THE TASK: Exactly as written, print each of the entries.

=== Section Start ===

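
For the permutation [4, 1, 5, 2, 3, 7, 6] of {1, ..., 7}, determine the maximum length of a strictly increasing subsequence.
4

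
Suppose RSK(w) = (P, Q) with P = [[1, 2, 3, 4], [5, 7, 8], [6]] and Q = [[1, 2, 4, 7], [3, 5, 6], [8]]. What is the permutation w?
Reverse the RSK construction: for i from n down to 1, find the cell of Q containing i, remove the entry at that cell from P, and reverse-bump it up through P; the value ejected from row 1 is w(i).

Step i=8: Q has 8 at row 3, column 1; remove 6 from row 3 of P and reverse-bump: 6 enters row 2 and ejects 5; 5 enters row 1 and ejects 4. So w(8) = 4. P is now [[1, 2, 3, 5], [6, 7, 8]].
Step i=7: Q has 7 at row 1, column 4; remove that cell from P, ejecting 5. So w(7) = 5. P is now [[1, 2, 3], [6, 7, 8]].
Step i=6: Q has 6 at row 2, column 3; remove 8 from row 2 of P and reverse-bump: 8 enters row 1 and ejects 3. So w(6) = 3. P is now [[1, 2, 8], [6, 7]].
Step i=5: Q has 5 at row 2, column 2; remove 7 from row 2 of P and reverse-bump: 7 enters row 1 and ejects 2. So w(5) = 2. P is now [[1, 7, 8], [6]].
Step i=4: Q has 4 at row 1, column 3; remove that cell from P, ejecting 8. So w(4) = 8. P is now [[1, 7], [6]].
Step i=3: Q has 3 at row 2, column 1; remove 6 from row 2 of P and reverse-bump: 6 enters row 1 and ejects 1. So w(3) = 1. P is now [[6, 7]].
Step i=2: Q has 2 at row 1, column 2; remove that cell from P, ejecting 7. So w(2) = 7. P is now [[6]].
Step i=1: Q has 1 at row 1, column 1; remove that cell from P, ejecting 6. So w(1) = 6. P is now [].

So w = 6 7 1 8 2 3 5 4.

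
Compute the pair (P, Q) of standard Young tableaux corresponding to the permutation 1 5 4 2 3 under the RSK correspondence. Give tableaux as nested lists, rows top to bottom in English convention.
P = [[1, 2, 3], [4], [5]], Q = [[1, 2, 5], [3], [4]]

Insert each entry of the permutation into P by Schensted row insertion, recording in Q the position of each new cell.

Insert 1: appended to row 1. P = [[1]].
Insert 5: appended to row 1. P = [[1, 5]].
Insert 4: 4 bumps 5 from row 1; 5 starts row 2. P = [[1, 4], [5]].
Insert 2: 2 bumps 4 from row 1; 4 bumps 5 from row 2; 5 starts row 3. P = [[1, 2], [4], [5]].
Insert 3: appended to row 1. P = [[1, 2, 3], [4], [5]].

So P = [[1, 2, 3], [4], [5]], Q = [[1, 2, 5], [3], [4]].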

=== Section End ===

ANSWER SPACE:
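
For the permutation [4, 1, 5, 2, 3, 7, 6] of {1, ..., 7}, determine the maximum length of a strictly increasing subsequence.
4

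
Suppose RSK(w) = (P, Q) with P = [[1, 2, 3, 4], [5, 7, 8], [6]] and Q = [[1, 2, 4, 7], [3, 5, 6], [8]]. What is the permutation w?
Reverse the RSK construction: for i from n down to 1, find the cell of Q containing i, remove the entry at that cell from P, and reverse-bump it up through P; the value ejected from row 1 is w(i).

Step i=8: Q has 8 at row 3, column 1; remove 6 from row 3 of P and reverse-bump: 6 enters row 2 and ejects 5; 5 enters row 1 and ejects 4. So w(8) = 4. P is now [[1, 2, 3, 5], [6, 7, 8]].
Step i=7: Q has 7 at row 1, column 4; remove that cell from P, ejecting 5. So w(7) = 5. P is now [[1, 2, 3], [6, 7, 8]].
Step i=6: Q has 6 at row 2, column 3; remove 8 from row 2 of P and reverse-bump: 8 enters row 1 and ejects 3. So w(6) = 3. P is now [[1, 2, 8], [6, 7]].
Step i=5: Q has 5 at row 2, column 2; remove 7 from row 2 of P and reverse-bump: 7 enters row 1 and ejects 2. So w(5) = 2. P is now [[1, 7, 8], [6]].
Step i=4: Q has 4 at row 1, column 3; remove that cell from P, ejecting 8. So w(4) = 8. P is now [[1, 7], [6]].
Step i=3: Q has 3 at row 2, column 1; remove 6 from row 2 of P and reverse-bump: 6 enters row 1 and ejects 1. So w(3) = 1. P is now [[6, 7]].
Step i=2: Q has 2 at row 1, column 2; remove that cell from P, ejecting 7. So w(2) = 7. P is now [[6]].
Step i=1: Q has 1 at row 1, column 1; remove that cell from P, ejecting 6. So w(1) = 6. P is now [].

So w = 6 7 1 8 2 3 5 4.

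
Compute the pair (P, Q) of standard Young tableaux corresponding to the permutation 1 5 4 2 3 under the RSK correspondence. Give tableaux as nested lists, rows top to bottom in English convention.
P = [[1, 2, 3], [4], [5]], Q = [[1, 2, 5], [3], [4]]

Insert each entry of the permutation into P by Schensted row insertion, recording in Q the position of each new cell.

Insert 1: appended to row 1. P = [[1]].
Insert 5: appended to row 1. P = [[1, 5]].
Insert 4: 4 bumps 5 from row 1; 5 starts row 2. P = [[1, 4], [5]].
Insert 2: 2 bumps 4 from row 1; 4 bumps 5 from row 2; 5 starts row 3. P = [[1, 2], [4], [5]].
Insert 3: appended to row 1. P = [[1, 2, 3], [4], [5]].

So P = [[1, 2, 3], [4], [5]], Q = [[1, 2, 5], [3], [4]].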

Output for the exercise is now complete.